Data shown Start Marker

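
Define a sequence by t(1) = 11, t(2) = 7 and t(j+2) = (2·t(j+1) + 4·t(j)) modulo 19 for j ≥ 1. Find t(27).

1

Listing terms: t(1) = 11,  t(2) = 7,  t(3) = 1,  t(4) = 11,  t(5) = 7.
The sequence repeats with period 3.
So t(27) = t(1 + ((27-1) mod 3)) = t(3) = 1.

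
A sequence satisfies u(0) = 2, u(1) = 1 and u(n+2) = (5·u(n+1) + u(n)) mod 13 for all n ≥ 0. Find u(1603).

u(0) = 2; u(1) = 1; u(2) = 7; u(3) = 10; u(4) = 5; u(5) = 9; u(6) = 11; u(7) = 12; u(8) = 6; u(9) = 3; u(10) = 8; u(11) = 4; u(12) = 2; u(13) = 1.
Since (u(12), u(13)) = (u(0), u(1)) = (2, 1) (two consecutive terms determine the rest), the sequence is periodic with period 12.
(1603 - 0) mod 12 = 7, so u(1603) = u(7) = 12.

12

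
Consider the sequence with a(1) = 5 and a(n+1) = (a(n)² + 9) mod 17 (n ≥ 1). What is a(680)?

Computing terms: a(1) = 5, a(2) = 0, a(3) = 9, a(4) = 5.
Since a(4) = a(1) = 5, the sequence is periodic with period 3.
So a(680) = a(1 + ((680-1) mod 3)) = a(2) = 0.

0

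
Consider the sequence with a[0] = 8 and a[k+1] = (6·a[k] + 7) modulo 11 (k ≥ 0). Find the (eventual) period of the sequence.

We have a[0] = 8; a[1] = 0; a[2] = 7; a[3] = 5; a[4] = 4; a[5] = 9; a[6] = 6; a[7] = 10; a[8] = 1; a[9] = 2; a[10] = 8.
The sequence repeats with period 10.

10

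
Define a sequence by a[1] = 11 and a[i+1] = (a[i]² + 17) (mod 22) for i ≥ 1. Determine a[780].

18

We have a[1] = 11; a[2] = 6; a[3] = 9; a[4] = 10; a[5] = 7; a[6] = 0; a[7] = 17; a[8] = 20; a[9] = 21; a[10] = 18; a[11] = 11.
Since a[11] = a[1] = 11, the sequence is periodic with period 10.
So a[780] = a[1 + ((780-1) mod 10)] = a[10] = 18.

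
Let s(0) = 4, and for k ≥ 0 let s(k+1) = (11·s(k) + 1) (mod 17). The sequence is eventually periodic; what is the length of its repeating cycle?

Computing terms: s(0) = 4, s(1) = 11, s(2) = 3, s(3) = 0, s(4) = 1, s(5) = 12, s(6) = 14, s(7) = 2, s(8) = 6, s(9) = 16, s(10) = 7, s(11) = 10, s(12) = 9, s(13) = 15, s(14) = 13, s(15) = 8, s(16) = 4.
The sequence repeats with period 16.

16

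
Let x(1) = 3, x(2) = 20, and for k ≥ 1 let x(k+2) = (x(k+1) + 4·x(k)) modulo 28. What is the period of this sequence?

48

Listing terms: x(1) = 3; x(2) = 20; x(3) = 4; x(4) = 0; x(5) = 16; x(6) = 16; x(7) = 24; x(8) = 4; x(9) = 16; x(10) = 4; x(11) = 12; x(12) = 0; x(13) = 20; x(14) = 20; x(15) = 16; x(16) = 12; x(17) = 20; x(18) = 12; x(19) = 8; x(20) = 0; x(21) = 4; x(22) = 4; x(23) = 20; x(24) = 8; x(25) = 4; x(26) = 8; x(27) = 24; x(28) = 0; x(29) = 12; x(30) = 12; x(31) = 4; x(32) = 24; x(33) = 12; x(34) = 24; x(35) = 16; x(36) = 0; x(37) = 8; x(38) = 8; x(39) = 12; x(40) = 16; x(41) = 8; x(42) = 16; x(43) = 20; x(44) = 0; x(45) = 24; x(46) = 24; x(47) = 8; x(48) = 20; x(49) = 24; x(50) = 20; x(51) = 4.
Since (x(50), x(51)) = (x(2), x(3)) = (20, 4) (two consecutive terms determine the rest), the sequence is eventually periodic: after a pre-period of length 1 it cycles with period 48.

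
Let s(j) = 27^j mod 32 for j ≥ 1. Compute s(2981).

s(1) = 27; s(2) = 25; s(3) = 3; s(4) = 17; s(5) = 11; s(6) = 9; s(7) = 19; s(8) = 1; s(9) = 27.
The sequence repeats with period 8.
So s(2981) = s(1 + ((2981-1) mod 8)) = s(5) = 11.

11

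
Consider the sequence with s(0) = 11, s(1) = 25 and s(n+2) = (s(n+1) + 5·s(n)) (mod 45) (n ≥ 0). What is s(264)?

We have s(0) = 11,  s(1) = 25,  s(2) = 35,  s(3) = 25,  s(4) = 20,  s(5) = 10,  s(6) = 20,  s(7) = 25,  s(8) = 35.
Since (s(7), s(8)) = (s(1), s(2)) = (25, 35) (two consecutive terms determine the rest), the sequence is eventually periodic: after a pre-period of length 1 it cycles with period 6.
For n ≥ 1, s(n) depends only on (n - 1) mod 6. (264 - 1) mod 6 = 5, so s(264) = s(6) = 20.

20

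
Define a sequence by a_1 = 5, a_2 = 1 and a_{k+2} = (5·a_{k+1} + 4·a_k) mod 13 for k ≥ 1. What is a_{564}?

4

Listing terms: a_1 = 5; a_2 = 1; a_3 = 12; a_4 = 12; a_5 = 4; a_6 = 3; a_7 = 5; a_8 = 11; a_9 = 10; a_{10} = 3; a_{11} = 3; a_{12} = 1; a_{13} = 4; a_{14} = 11; a_{15} = 6; a_{16} = 9; a_{17} = 4; a_{18} = 4; a_{19} = 10; a_{20} = 1; a_{21} = 6; a_{22} = 8; a_{23} = 12; a_{24} = 1; a_{25} = 1; a_{26} = 9; a_{27} = 10; a_{28} = 8; a_{29} = 2; a_{30} = 3; a_{31} = 10; a_{32} = 10; a_{33} = 12; a_{34} = 9; a_{35} = 2; a_{36} = 7; a_{37} = 4; a_{38} = 9; a_{39} = 9; a_{40} = 3; a_{41} = 12; a_{42} = 7; a_{43} = 5; a_{44} = 1.
The sequence repeats with period 42.
(564 - 1) mod 42 = 17, so a_{564} = a_{18} = 4.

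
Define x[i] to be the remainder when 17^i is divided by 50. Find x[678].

9

We have x[1] = 17,  x[2] = 39,  x[3] = 13,  x[4] = 21,  x[5] = 7,  x[6] = 19,  x[7] = 23,  x[8] = 41,  x[9] = 47,  x[10] = 49,  x[11] = 33,  x[12] = 11,  x[13] = 37,  x[14] = 29,  x[15] = 43,  x[16] = 31,  x[17] = 27,  x[18] = 9,  x[19] = 3,  x[20] = 1,  x[21] = 17.
Since x[21] = x[1] = 17, the sequence is periodic with period 20.
So x[678] = x[1 + ((678-1) mod 20)] = x[18] = 9.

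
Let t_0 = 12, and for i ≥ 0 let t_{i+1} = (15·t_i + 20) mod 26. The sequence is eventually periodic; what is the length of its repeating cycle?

Computing terms: t_0 = 12, t_1 = 18, t_2 = 4, t_3 = 2, t_4 = 24, t_5 = 16, t_6 = 0, t_7 = 20, t_8 = 8, t_9 = 10, t_{10} = 14, t_{11} = 22, t_{12} = 12.
Since t_{12} = t_0 = 12, the sequence is periodic with period 12.

12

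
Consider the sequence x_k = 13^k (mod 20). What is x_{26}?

We have x_1 = 13,  x_2 = 9,  x_3 = 17,  x_4 = 1,  x_5 = 13.
The sequence repeats with period 4.
So x_{26} = x_{1 + ((26-1) mod 4)} = x_2 = 9.

9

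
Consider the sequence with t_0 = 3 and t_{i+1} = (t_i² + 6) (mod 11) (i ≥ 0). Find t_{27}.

Listing terms: t_0 = 3; t_1 = 4; t_2 = 0; t_3 = 6; t_4 = 9; t_5 = 10; t_6 = 7; t_7 = 0.
Since t_7 = t_2 = 0, the sequence is eventually periodic: after a pre-period of length 2 it cycles with period 5.
For i ≥ 2, t_i depends only on (i - 2) mod 5. (27 - 2) mod 5 = 0, so t_{27} = t_2 = 0.

0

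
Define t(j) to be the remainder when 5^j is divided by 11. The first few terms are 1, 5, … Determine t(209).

9

Computing terms: t(0) = 1; t(1) = 5; t(2) = 3; t(3) = 4; t(4) = 9; t(5) = 1.
Since t(5) = t(0) = 1, the sequence is periodic with period 5.
(209 - 0) mod 5 = 4, so t(209) = t(4) = 9.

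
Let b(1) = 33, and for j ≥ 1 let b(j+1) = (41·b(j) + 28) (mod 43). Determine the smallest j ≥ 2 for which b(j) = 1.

5

Listing terms: b(1) = 33, b(2) = 5, b(3) = 18, b(4) = 35, b(5) = 1, b(6) = 26, b(7) = 19, b(8) = 33.
Since b(8) = b(1) = 33, the sequence is periodic with period 7.
The value 1 first appears (with j ≥ 2) at b(5).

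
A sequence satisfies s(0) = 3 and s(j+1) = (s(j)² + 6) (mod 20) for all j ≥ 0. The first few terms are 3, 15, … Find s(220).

Listing terms: s(0) = 3, s(1) = 15, s(2) = 11, s(3) = 7, s(4) = 15.
Since s(4) = s(1) = 15, the sequence is eventually periodic: after a pre-period of length 1 it cycles with period 3.
For j ≥ 1, s(j) depends only on (j - 1) mod 3. (220 - 1) mod 3 = 0, so s(220) = s(1) = 15.

15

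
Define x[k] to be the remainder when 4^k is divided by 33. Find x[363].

31

Listing terms: x[1] = 4, x[2] = 16, x[3] = 31, x[4] = 25, x[5] = 1, x[6] = 4.
Since x[6] = x[1] = 4, the sequence is periodic with period 5.
(363 - 1) mod 5 = 2, so x[363] = x[3] = 31.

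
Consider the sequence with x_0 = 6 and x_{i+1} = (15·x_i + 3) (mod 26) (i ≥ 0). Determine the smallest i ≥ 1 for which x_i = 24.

4

We have x_0 = 6, x_1 = 15, x_2 = 20, x_3 = 17, x_4 = 24, x_5 = 25, x_6 = 14, x_7 = 5, x_8 = 0, x_9 = 3, x_{10} = 22, x_{11} = 21, x_{12} = 6.
The sequence repeats with period 12.
The value 24 first appears (with i ≥ 1) at x_4.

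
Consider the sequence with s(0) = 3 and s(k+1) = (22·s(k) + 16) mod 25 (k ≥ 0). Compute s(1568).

s(0) = 3,  s(1) = 7,  s(2) = 20,  s(3) = 6,  s(4) = 23,  s(5) = 22,  s(6) = 0,  s(7) = 16,  s(8) = 18,  s(9) = 12,  s(10) = 5,  s(11) = 1,  s(12) = 13,  s(13) = 2,  s(14) = 10,  s(15) = 11,  s(16) = 8,  s(17) = 17,  s(18) = 15,  s(19) = 21,  s(20) = 3.
The sequence repeats with period 20.
So s(1568) = s(0 + ((1568-0) mod 20)) = s(8) = 18.

18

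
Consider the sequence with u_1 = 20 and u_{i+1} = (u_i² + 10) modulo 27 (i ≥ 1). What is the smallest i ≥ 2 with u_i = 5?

2

Listing terms: u_1 = 20,  u_2 = 5,  u_3 = 8,  u_4 = 20.
The sequence repeats with period 3.
The value 5 first appears (with i ≥ 2) at u_2.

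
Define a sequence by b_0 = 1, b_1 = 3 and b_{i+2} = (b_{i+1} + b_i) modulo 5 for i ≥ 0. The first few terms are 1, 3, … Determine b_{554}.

4

Computing terms: b_0 = 1, b_1 = 3, b_2 = 4, b_3 = 2, b_4 = 1, b_5 = 3.
Since (b_4, b_5) = (b_0, b_1) = (1, 3) (two consecutive terms determine the rest), the sequence is periodic with period 4.
So b_{554} = b_{0 + ((554-0) mod 4)} = b_2 = 4.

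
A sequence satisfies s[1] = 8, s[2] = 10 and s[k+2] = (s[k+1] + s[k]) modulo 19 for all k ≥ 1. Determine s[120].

Computing terms: s[1] = 8,  s[2] = 10,  s[3] = 18,  s[4] = 9,  s[5] = 8,  s[6] = 17,  s[7] = 6,  s[8] = 4,  s[9] = 10,  s[10] = 14,  s[11] = 5,  s[12] = 0,  s[13] = 5,  s[14] = 5,  s[15] = 10,  s[16] = 15,  s[17] = 6,  s[18] = 2,  s[19] = 8,  s[20] = 10.
Since (s[19], s[20]) = (s[1], s[2]) = (8, 10) (two consecutive terms determine the rest), the sequence is periodic with period 18.
(120 - 1) mod 18 = 11, so s[120] = s[12] = 0.

0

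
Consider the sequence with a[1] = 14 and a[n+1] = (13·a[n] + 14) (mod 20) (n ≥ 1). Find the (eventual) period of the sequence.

4

Computing terms: a[1] = 14, a[2] = 16, a[3] = 2, a[4] = 0, a[5] = 14.
The sequence repeats with period 4.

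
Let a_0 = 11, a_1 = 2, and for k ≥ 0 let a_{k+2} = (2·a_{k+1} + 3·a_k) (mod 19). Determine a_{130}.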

Data shown End Marker

(Activity)
Nothing should appear in the answer except the lines from the one with "Consider the sequence with s(0) = 3" through the final line of the records, written exactly.

(Answer to this task)
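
Consider the sequence with s(0) = 3 and s(k+1) = (22·s(k) + 16) mod 25 (k ≥ 0). Compute s(1568).

s(0) = 3,  s(1) = 7,  s(2) = 20,  s(3) = 6,  s(4) = 23,  s(5) = 22,  s(6) = 0,  s(7) = 16,  s(8) = 18,  s(9) = 12,  s(10) = 5,  s(11) = 1,  s(12) = 13,  s(13) = 2,  s(14) = 10,  s(15) = 11,  s(16) = 8,  s(17) = 17,  s(18) = 15,  s(19) = 21,  s(20) = 3.
The sequence repeats with period 20.
So s(1568) = s(0 + ((1568-0) mod 20)) = s(8) = 18.

18

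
Consider the sequence with u_1 = 20 and u_{i+1} = (u_i² + 10) modulo 27 (i ≥ 1). What is the smallest i ≥ 2 with u_i = 5?

2

Listing terms: u_1 = 20,  u_2 = 5,  u_3 = 8,  u_4 = 20.
The sequence repeats with period 3.
The value 5 first appears (with i ≥ 2) at u_2.

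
Define a sequence by b_0 = 1, b_1 = 3 and b_{i+2} = (b_{i+1} + b_i) modulo 5 for i ≥ 0. The first few terms are 1, 3, … Determine b_{554}.

4

Computing terms: b_0 = 1, b_1 = 3, b_2 = 4, b_3 = 2, b_4 = 1, b_5 = 3.
Since (b_4, b_5) = (b_0, b_1) = (1, 3) (two consecutive terms determine the rest), the sequence is periodic with period 4.
So b_{554} = b_{0 + ((554-0) mod 4)} = b_2 = 4.

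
A sequence satisfies s[1] = 8, s[2] = 10 and s[k+2] = (s[k+1] + s[k]) modulo 19 for all k ≥ 1. Determine s[120].

Computing terms: s[1] = 8,  s[2] = 10,  s[3] = 18,  s[4] = 9,  s[5] = 8,  s[6] = 17,  s[7] = 6,  s[8] = 4,  s[9] = 10,  s[10] = 14,  s[11] = 5,  s[12] = 0,  s[13] = 5,  s[14] = 5,  s[15] = 10,  s[16] = 15,  s[17] = 6,  s[18] = 2,  s[19] = 8,  s[20] = 10.
Since (s[19], s[20]) = (s[1], s[2]) = (8, 10) (two consecutive terms determine the rest), the sequence is periodic with period 18.
(120 - 1) mod 18 = 11, so s[120] = s[12] = 0.

0

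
Consider the sequence with a[1] = 14 and a[n+1] = (13·a[n] + 14) (mod 20) (n ≥ 1). Find the (eventual) period of the sequence.

4

Computing terms: a[1] = 14, a[2] = 16, a[3] = 2, a[4] = 0, a[5] = 14.
The sequence repeats with period 4.

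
Let a_0 = 11, a_1 = 2, and for k ≥ 0 let a_{k+2} = (2·a_{k+1} + 3·a_k) (mod 19). Determine a_{130}.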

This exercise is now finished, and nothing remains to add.